• HOW TO COMPLETE THIS TASK: Among the entries below, find the lines with the word "amplified" and copy them.
───── MATERIAL FOR THE TASK ─────
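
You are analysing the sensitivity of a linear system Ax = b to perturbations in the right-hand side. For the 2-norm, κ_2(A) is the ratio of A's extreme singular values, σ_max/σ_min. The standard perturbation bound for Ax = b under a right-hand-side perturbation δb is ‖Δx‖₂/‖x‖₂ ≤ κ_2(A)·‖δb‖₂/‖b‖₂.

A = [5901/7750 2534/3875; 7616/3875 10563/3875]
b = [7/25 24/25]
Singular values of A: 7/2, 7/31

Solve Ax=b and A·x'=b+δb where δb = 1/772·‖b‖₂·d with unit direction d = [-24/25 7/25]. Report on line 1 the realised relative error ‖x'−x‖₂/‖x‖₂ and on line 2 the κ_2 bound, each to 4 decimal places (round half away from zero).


0.0201
0.0201

from the listed singular values, σ₁ = 7/2, σ_n = 7/31
condition number: (7/2) ÷ (7/31) = 15.5000
bound on ‖Δx‖/‖x‖: κ·ε = 15.5000·1/772 = 0.0201
solve Ax = b  →  x = [0.1714 0.2286]
‖b‖₂ = 1.0000 and ‖x‖₂ = 0.2857
with δb = [-0.0012 0.0004], A·Δx = δb → ‖Δx‖ = 0.0057
realised ‖Δx‖/‖x‖ = 0.0201
realised/bound = 1 exactly: the bound is attained for this b and d


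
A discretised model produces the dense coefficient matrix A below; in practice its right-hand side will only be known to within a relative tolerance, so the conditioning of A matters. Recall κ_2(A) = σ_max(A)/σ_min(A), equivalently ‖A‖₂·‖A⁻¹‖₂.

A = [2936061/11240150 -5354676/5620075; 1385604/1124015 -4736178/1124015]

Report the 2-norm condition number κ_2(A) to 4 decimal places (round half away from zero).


M = AᵀA = [119339856441/75158222500 -102273948378/18789555625; -102273948378/18789555625 350658599796/18789555625]. tr(M)=2435158809/120253156, det(M)=164025/30063289
λ_max, λ_min = (2435158809/120253156 ± √5929682832667692081/14460821527960336)/2 = 81/4, 8100/30063289
σ_max=√(81/4)=(9/2), σ_min=√(8100/30063289)=(90/5483) → κ = 274.1500

274.1500


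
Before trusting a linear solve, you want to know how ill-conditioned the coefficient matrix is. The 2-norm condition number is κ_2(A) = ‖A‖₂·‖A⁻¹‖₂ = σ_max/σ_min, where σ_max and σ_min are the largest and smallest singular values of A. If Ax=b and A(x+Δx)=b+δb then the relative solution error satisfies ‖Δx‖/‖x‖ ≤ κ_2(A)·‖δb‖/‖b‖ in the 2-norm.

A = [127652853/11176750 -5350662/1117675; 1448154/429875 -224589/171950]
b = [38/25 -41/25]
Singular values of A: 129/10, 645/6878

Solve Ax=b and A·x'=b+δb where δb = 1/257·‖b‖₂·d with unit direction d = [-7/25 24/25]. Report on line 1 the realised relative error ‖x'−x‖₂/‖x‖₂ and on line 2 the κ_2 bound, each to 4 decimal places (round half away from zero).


0.0044
0.5353

from the listed singular values, σ₁ = 129/10, σ_n = 645/6878
κ_2(A) = (129/10) / (645/6878) = 137.5600
bound on ‖Δx‖/‖x‖: κ·ε = 137.5600·1/257 = 0.5353
solve Ax = b  →  x = [-8.1312 -19.7164]
2-norm of b is 2.2361; of x, 21.3273
δb = ε·‖b‖·d = [-0.0024 0.0084]; solving A·Δx = δb gives ‖Δx‖ = 0.0928
relative error = 0.0044
so the bound overstates the realised error by a factor of ≈ 123.0382 (computed from the unrounded values)


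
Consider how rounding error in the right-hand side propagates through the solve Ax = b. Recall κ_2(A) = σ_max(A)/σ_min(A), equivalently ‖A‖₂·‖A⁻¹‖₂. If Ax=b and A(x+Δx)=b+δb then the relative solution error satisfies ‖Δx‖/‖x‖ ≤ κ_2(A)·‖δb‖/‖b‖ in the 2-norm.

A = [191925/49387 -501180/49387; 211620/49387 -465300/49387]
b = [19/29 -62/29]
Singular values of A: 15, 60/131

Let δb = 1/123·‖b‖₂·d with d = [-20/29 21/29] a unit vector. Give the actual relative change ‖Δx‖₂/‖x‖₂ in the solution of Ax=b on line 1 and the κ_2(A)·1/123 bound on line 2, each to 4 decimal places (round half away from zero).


from the listed singular values, σ₁ = 15, σ_n = 60/131
condition number: 15 ÷ (60/131) = 32.7500
κ_2(A)·‖δb‖/‖b‖ = 0.2663
solve Ax = b  →  x = [-4.0564 -1.6179]
‖b‖ = 2.2361, ‖x‖ = 4.3672
Δx = A⁻¹·δb where δb = 1/123·2.2361·d; ‖Δx‖ = 0.0397
realised ‖Δx‖/‖x‖ = 0.0091
realised/bound (from unrounded values) ≈ 0.0341

0.0091
0.2663


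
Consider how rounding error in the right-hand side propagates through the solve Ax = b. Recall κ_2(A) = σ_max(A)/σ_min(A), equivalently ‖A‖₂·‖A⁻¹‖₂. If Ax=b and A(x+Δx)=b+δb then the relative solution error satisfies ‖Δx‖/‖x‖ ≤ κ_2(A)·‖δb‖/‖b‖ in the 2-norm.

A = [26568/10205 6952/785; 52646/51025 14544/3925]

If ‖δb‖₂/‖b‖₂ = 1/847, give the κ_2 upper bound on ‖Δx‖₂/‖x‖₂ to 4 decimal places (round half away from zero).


0.2317

M = AᵀA = [120816964/15405625 414092448/15405625; 414092448/15405625 1419785536/15405625]. tr(M)=2464964/24649, det(M)=6400/24649
eigenvalues of AᵀA: λ = (tr ± √(tr²−4·det))/2 = 100, 64/24649
σ_max=√100=10, σ_min=√(64/24649)=(8/157) → κ = 196.2500
perturbation bound = 196.2500·1/847 = 0.2317


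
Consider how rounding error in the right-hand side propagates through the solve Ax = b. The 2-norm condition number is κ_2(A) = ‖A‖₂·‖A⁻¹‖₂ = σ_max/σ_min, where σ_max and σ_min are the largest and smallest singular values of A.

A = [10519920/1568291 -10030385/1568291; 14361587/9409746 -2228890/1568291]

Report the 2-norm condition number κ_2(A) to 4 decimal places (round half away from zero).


395.7000

M = AᵀA = [2492759658649/52673004036 -197835658615/4389417003; -197835658615/4389417003 62805814325/1463139001]. tr(M)=5652519589/62631396, det(M)=3258025/62631396
eigenvalues of AᵀA: λ = (tr ± √(tr²−4·det))/2 = 361/4, 9025/15657849
κ = σ_max/σ_min = (19/2)/(95/3957) = 395.7000


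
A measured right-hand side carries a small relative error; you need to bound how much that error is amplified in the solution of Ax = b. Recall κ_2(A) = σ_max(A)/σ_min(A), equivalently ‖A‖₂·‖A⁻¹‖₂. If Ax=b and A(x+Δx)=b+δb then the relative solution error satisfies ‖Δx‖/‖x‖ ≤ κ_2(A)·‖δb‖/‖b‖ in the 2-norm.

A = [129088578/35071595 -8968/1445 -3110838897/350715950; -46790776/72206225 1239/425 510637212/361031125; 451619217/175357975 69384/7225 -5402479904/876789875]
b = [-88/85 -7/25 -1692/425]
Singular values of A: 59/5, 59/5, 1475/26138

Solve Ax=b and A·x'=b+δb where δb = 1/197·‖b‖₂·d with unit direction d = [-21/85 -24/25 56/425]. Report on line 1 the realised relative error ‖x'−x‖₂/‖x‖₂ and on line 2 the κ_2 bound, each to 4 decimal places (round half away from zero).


1.0614
1.0614

σ_max = 59/5, σ_min = 1475/26138
κ_2(A) = (59/5) / (1475/26138) = 209.1040
bound on ‖Δx‖/‖x‖: κ·ε = 209.1040·1/197 = 1.0614
solve Ax = b  →  x = [-0.0997 -0.2343 0.2393]
‖b‖₂ = 4.1231 and ‖x‖₂ = 0.3494
Δx = A⁻¹·δb where δb = 1/197·4.1231·d; ‖Δx‖ = 0.3709
relative error = 1.0614
realised/bound = 1 exactly: the bound is attained for this b and d


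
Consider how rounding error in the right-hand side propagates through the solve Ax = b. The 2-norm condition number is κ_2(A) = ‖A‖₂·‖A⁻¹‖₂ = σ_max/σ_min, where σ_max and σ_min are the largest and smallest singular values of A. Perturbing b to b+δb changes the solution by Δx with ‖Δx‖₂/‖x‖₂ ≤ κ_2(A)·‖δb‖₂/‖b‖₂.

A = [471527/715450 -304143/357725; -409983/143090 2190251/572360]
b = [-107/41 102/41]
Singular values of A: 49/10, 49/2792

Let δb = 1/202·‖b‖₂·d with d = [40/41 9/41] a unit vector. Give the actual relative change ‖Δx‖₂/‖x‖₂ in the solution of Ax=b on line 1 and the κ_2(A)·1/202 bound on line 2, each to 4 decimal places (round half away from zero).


0.0089
1.3822

σ_max = 49/10, σ_min = 49/2792
condition number: (49/10) ÷ (49/2792) = 279.2000
κ_2(A)·‖δb‖/‖b‖ = 1.3822
solve Ax = b  →  x = [-91.5347 -67.8857]
2-norm of b is 3.6056; of x, 113.9608
Δx = A⁻¹·δb where δb = 1/202·3.6056·d; ‖Δx‖ = 1.0170
dividing the unrounded norms, ‖Δx‖/‖x‖ = 0.0089
tightness: 0.0089 against a bound of 1.3822 (unrounded ratio ≈ 0.0065)


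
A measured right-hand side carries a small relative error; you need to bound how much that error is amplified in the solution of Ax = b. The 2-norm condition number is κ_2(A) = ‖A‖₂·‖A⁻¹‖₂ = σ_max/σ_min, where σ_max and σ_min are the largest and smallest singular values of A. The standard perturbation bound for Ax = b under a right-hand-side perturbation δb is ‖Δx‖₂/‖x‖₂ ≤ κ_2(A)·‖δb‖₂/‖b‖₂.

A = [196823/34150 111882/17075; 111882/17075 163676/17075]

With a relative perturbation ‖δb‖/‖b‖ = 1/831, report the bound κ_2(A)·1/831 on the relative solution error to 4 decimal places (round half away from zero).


0.0205

M = AᵀA = [3552384841/46648900 1172914947/11662225; 1172914947/11662225 1572296596/11662225]. tr(M)=393662849/1865956, det(M)=70728100/466489
solving λ² − 393662849/1865956·λ + 70728100/466489 = 0 gives λ = 841/4, 336400/466489
κ_2(A) = √(λ_max/λ_min) = √((841/4) / (336400/466489)) = 17.0750
worst-case relative error ≤ 17.0750 × 1/831 = 0.0205


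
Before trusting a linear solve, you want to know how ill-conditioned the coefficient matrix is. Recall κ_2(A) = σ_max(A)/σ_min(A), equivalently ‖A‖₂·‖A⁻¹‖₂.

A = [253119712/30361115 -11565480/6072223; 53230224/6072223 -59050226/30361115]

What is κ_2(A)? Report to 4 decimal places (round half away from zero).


form AᵀA = [160411423638784/1096072894225 -7218439624224/219214578845; -7218439624224/219214578845 8122398788836/1096072894225] with trace 20051614804/130407245 and determinant 3782742016/16300905625
char-poly roots: 3844/25 and 984064/652036225
σ_max=√(3844/25)=(62/5), σ_min=√(984064/652036225)=(992/25535) → κ = 319.1875

319.1875


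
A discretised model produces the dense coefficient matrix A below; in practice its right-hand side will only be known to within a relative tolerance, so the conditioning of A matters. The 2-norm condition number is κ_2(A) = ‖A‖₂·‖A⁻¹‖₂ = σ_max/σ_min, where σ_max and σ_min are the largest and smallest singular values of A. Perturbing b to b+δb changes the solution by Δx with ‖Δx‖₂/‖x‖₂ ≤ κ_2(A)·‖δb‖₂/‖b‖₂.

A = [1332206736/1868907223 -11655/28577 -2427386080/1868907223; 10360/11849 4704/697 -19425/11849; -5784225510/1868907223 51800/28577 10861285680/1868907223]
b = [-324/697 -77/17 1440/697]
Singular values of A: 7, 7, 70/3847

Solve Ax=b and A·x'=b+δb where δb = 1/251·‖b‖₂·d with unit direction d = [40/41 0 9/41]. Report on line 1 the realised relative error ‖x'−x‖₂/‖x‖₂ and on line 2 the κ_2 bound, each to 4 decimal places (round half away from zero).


from the listed singular values, σ₁ = 7, σ_n = 70/3847
κ_2(A) = 7 / (70/3847) = 384.7000
perturbation bound = 384.7000·1/251 = 1.5327
solve Ax = b  →  x = [-0.2181 -0.5436 0.4089]
‖b‖₂ = 5.0000 and ‖x‖₂ = 0.7143
δb = ε·‖b‖·d = [0.0194 0.0000 0.0044]; solving A·Δx = δb gives ‖Δx‖ = 1.0948
realised ‖Δx‖/‖x‖ = 1.5327
so the bound is sharp here: realised error equals the bound

1.5327
1.5327


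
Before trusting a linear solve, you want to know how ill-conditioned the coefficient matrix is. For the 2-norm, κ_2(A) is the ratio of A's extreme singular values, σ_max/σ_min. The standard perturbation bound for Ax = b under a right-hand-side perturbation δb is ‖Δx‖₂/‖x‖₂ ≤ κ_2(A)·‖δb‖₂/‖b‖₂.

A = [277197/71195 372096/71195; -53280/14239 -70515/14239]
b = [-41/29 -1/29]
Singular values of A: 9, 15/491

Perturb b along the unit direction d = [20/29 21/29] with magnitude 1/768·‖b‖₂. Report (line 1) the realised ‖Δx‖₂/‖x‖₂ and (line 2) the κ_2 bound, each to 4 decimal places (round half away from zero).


0.0018
0.3836

from the listed singular values, σ₁ = 9, σ_n = 15/491
condition number: 9 ÷ (15/491) = 294.6000
κ_2(A)·‖δb‖/‖b‖ = 0.3836
solve Ax = b  →  x = [26.1200 -19.7289]
‖b‖ = 1.4142, ‖x‖ = 32.7335
δb = ε·‖b‖·d = [0.0013 0.0013]; solving A·Δx = δb gives ‖Δx‖ = 0.0603
realised ‖Δx‖/‖x‖ = 0.0018
so the bound overstates the realised error by a factor of ≈ 208.3149 (computed from the unrounded values)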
─────
• REPLY:
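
A measured right-hand side carries a small relative error; you need to bound how much that error is amplified in the solution of Ax = b. Recall κ_2(A) = σ_max(A)/σ_min(A), equivalently ‖A‖₂·‖A⁻¹‖₂. If Ax=b and A(x+Δx)=b+δb then the relative solution error satisfies ‖Δx‖/‖x‖ ≤ κ_2(A)·‖δb‖/‖b‖ in the 2-norm.
A measured right-hand side carries a small relative error; you need to bound how much that error is amplified in the solution of Ax = b. The 2-norm condition number is κ_2(A) = ‖A‖₂·‖A⁻¹‖₂ = σ_max/σ_min, where σ_max and σ_min are the largest and smallest singular values of A. The standard perturbation bound for Ax = b under a right-hand-side perturbation δb is ‖Δx‖₂/‖x‖₂ ≤ κ_2(A)·‖δb‖₂/‖b‖₂.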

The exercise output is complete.